• WHAT IS EXPECTED: All lines from the one with "Esme has ABO" through the final line below are to be reproduced exactly; omit the others.

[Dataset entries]

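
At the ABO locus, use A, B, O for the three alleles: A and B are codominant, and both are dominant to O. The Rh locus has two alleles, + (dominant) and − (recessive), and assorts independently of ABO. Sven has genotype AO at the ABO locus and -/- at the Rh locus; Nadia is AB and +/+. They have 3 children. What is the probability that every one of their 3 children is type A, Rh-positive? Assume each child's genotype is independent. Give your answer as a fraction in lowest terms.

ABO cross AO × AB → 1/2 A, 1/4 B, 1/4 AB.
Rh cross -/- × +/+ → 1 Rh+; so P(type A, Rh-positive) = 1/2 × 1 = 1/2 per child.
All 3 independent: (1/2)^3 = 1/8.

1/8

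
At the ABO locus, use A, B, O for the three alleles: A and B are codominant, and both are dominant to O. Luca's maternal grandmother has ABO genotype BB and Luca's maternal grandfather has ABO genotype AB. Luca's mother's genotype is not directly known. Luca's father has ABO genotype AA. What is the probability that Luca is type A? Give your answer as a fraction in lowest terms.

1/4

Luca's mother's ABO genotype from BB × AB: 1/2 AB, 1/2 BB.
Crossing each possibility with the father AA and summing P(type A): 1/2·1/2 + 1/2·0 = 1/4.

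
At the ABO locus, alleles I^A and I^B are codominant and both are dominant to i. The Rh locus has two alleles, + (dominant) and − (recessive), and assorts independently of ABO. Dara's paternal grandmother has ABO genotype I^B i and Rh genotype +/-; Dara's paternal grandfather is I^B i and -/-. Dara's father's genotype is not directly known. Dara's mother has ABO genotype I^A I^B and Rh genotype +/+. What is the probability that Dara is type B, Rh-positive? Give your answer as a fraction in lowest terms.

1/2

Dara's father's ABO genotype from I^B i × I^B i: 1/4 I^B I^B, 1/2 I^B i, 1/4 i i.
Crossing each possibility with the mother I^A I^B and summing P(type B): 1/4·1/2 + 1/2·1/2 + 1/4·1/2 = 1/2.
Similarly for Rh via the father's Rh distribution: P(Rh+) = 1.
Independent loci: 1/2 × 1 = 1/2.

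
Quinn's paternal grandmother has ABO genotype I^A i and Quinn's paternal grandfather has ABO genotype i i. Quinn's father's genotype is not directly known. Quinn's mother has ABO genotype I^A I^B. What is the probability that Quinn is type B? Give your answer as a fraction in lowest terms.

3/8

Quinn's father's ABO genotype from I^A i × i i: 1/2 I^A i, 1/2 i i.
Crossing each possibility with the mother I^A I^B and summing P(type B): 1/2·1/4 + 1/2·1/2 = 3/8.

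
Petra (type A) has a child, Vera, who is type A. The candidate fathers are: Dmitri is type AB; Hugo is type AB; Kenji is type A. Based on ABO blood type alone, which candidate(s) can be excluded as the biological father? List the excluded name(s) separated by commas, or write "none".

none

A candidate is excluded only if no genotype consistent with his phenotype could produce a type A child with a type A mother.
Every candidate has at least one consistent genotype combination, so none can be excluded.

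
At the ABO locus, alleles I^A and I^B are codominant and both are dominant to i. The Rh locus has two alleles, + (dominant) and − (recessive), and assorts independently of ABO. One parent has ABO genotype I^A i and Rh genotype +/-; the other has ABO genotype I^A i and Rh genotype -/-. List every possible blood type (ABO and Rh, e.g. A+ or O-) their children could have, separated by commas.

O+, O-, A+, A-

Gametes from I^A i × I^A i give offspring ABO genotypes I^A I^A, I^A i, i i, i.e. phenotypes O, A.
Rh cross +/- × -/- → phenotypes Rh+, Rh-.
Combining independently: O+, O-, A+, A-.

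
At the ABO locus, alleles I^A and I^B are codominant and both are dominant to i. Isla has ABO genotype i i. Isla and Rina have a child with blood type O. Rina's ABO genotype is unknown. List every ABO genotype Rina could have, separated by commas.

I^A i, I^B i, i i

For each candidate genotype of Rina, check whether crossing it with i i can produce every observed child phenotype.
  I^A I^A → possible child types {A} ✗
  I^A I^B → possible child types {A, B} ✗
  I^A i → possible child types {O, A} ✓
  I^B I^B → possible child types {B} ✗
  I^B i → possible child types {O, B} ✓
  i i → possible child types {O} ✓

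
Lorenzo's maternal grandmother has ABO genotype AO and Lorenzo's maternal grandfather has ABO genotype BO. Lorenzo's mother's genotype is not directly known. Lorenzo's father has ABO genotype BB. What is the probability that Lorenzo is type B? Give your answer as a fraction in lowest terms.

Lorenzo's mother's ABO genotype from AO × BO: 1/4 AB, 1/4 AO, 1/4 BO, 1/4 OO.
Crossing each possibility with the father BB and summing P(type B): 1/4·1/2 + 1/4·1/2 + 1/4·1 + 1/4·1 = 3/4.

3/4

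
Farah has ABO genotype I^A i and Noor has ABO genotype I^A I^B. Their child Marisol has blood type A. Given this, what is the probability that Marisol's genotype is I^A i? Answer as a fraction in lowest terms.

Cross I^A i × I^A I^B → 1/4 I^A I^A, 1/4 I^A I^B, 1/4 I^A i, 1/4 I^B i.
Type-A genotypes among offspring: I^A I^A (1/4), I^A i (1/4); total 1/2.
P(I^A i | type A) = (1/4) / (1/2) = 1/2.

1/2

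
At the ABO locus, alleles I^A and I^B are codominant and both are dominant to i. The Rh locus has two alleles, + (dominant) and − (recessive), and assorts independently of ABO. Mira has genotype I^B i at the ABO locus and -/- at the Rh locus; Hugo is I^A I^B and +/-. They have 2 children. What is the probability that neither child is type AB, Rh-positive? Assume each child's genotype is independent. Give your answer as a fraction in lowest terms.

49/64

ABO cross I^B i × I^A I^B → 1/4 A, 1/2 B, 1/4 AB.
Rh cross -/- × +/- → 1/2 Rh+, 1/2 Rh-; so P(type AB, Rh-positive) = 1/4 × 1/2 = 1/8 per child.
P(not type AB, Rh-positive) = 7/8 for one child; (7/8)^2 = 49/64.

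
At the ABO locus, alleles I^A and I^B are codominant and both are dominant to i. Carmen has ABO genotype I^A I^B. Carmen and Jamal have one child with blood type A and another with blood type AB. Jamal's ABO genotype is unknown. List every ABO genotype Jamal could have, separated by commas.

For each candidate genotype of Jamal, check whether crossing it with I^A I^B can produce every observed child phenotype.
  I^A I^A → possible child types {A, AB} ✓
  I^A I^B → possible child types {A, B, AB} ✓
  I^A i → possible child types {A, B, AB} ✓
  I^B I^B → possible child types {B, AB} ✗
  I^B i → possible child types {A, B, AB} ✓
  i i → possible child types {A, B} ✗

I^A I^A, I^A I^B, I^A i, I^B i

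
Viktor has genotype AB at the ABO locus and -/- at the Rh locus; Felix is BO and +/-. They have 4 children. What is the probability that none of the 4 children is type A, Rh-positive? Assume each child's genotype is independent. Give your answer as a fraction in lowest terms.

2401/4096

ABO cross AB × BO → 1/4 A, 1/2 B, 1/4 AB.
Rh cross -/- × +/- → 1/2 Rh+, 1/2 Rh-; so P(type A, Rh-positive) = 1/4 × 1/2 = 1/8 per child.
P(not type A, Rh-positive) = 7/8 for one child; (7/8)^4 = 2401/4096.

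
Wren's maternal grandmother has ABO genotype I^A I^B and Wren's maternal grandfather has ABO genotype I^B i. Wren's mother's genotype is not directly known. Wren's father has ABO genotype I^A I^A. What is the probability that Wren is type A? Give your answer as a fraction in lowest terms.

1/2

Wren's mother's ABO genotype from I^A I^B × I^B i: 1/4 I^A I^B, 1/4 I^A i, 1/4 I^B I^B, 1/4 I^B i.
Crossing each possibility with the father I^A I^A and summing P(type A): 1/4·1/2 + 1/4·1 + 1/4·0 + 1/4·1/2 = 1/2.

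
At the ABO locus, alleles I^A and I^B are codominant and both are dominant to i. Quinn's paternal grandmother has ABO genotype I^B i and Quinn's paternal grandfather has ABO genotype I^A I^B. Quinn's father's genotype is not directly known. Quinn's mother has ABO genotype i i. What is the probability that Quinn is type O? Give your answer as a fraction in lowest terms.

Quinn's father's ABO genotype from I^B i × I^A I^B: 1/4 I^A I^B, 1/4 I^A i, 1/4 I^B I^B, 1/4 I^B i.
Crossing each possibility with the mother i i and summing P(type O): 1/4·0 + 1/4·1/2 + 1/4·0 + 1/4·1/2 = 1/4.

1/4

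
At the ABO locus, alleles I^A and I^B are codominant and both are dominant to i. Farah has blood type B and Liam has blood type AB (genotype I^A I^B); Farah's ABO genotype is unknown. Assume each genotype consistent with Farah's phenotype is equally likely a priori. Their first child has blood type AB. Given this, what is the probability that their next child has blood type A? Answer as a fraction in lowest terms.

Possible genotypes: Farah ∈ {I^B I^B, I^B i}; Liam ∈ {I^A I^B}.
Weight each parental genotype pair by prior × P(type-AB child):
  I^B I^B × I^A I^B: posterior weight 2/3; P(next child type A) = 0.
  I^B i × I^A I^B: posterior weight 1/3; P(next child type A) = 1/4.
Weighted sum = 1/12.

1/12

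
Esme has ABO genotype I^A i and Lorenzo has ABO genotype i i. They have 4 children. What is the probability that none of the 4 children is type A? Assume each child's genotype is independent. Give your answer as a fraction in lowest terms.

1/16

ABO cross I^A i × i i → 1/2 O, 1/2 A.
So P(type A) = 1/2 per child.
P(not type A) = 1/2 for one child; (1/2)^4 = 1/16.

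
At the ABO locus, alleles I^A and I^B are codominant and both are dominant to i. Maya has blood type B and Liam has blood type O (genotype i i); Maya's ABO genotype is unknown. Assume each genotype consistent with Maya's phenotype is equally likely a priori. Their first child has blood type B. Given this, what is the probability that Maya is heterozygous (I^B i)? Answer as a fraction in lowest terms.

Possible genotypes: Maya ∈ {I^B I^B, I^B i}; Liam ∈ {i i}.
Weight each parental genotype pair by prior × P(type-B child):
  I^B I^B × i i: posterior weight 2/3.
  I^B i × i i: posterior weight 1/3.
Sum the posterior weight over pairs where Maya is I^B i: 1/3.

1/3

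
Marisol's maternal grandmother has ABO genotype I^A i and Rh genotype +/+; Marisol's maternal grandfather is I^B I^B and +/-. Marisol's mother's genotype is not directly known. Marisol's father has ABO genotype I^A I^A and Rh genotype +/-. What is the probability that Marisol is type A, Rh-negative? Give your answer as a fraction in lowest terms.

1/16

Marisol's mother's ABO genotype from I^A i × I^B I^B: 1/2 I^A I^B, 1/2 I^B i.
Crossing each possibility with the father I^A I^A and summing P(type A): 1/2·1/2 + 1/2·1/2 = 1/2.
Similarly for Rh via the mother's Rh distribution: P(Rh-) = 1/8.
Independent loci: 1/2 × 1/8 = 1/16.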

• ANSWER FOR THE TASK:
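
Esme has ABO genotype I^A i and Lorenzo has ABO genotype i i. They have 4 children. What is the probability that none of the 4 children is type A? Assume each child's genotype is independent. Give your answer as a fraction in lowest terms.

1/16

ABO cross I^A i × i i → 1/2 O, 1/2 A.
So P(type A) = 1/2 per child.
P(not type A) = 1/2 for one child; (1/2)^4 = 1/16.

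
At the ABO locus, alleles I^A and I^B are codominant and both are dominant to i. Maya has blood type B and Liam has blood type O (genotype i i); Maya's ABO genotype is unknown. Assume each genotype consistent with Maya's phenotype is equally likely a priori. Their first child has blood type B. Given this, what is the probability that Maya is heterozygous (I^B i)? Answer as a fraction in lowest terms.

Possible genotypes: Maya ∈ {I^B I^B, I^B i}; Liam ∈ {i i}.
Weight each parental genotype pair by prior × P(type-B child):
  I^B I^B × i i: posterior weight 2/3.
  I^B i × i i: posterior weight 1/3.
Sum the posterior weight over pairs where Maya is I^B i: 1/3.

1/3

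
Marisol's maternal grandmother has ABO genotype I^A i and Rh genotype +/+; Marisol's maternal grandfather is I^B I^B and +/-. Marisol's mother's genotype is not directly known. Marisol's father has ABO genotype I^A I^A and Rh genotype +/-. What is the probability that Marisol is type A, Rh-negative? Give your answer as a fraction in lowest terms.

1/16

Marisol's mother's ABO genotype from I^A i × I^B I^B: 1/2 I^A I^B, 1/2 I^B i.
Crossing each possibility with the father I^A I^A and summing P(type A): 1/2·1/2 + 1/2·1/2 = 1/2.
Similarly for Rh via the mother's Rh distribution: P(Rh-) = 1/8.
Independent loci: 1/2 × 1/8 = 1/16.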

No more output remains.